(Available records)
★ ★ ★ ★

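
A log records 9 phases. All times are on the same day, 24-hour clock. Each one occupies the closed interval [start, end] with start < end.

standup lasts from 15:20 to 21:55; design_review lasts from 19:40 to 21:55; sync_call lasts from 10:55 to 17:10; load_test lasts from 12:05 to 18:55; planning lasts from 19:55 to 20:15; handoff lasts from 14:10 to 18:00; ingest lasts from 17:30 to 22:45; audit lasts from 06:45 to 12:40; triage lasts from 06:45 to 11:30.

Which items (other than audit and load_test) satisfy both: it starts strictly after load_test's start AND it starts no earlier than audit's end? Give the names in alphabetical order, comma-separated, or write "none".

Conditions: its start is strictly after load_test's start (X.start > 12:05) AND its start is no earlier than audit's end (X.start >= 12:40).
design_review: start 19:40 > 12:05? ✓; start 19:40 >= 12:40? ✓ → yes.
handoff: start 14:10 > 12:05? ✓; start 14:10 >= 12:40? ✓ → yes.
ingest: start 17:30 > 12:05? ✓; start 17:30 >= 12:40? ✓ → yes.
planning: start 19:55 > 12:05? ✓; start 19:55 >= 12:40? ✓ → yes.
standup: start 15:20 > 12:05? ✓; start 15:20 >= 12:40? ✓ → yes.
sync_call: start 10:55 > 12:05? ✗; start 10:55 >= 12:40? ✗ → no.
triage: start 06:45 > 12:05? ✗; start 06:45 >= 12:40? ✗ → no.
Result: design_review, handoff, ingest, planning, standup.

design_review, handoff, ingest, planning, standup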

★ ★ ★ ★

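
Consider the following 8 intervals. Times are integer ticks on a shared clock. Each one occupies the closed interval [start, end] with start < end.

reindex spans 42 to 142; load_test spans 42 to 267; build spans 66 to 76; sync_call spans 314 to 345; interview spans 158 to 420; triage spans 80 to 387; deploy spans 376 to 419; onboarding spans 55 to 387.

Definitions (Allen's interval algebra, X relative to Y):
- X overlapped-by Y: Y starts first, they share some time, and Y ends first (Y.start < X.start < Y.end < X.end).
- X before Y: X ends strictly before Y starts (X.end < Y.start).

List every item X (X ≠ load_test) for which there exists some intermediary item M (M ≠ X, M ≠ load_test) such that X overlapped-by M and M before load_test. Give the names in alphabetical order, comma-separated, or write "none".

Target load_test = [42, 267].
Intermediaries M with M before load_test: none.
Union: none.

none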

★ ★ ★ ★

(Required action)
From the entries above, print the lines beginning at the one with "- X overlapped-by" and stopping after the one with "- X before Y: X", exactly as written and with nothing else.

(Result of the task)
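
- X overlapped-by Y: Y starts first, they share some time, and Y ends first (Y.start < X.start < Y.end < X.end).
- X before Y: X ends strictly before Y starts (X.end < Y.start).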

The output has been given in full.